Dataset excerpts:
:::::

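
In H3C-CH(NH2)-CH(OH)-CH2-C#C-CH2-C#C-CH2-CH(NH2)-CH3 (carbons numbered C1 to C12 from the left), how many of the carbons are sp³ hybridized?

8

C1: sp3 ✓
C2: sp3 ✓
C3: sp3 ✓
C4: sp3 ✓
C5: sp
C6: sp
C7: sp3 ✓
C8: sp
C9: sp
C10: sp3 ✓
C11: sp3 ✓
C12: sp3 ✓
C1, C2, C3, C4, C7, C10, C11, C12 → 8 sp3 carbons.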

:::::

Take each record above and return it verbatim.

[SOLUTION FOR THIS EXERCISE]
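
In H3C-CH(NH2)-CH(OH)-CH2-C#C-CH2-C#C-CH2-CH(NH2)-CH3 (carbons numbered C1 to C12 from the left), how many of the carbons are sp³ hybridized?

8

C1: sp3 ✓
C2: sp3 ✓
C3: sp3 ✓
C4: sp3 ✓
C5: sp
C6: sp
C7: sp3 ✓
C8: sp
C9: sp
C10: sp3 ✓
C11: sp3 ✓
C12: sp3 ✓
C1, C2, C3, C4, C7, C10, C11, C12 → 8 sp3 carbons.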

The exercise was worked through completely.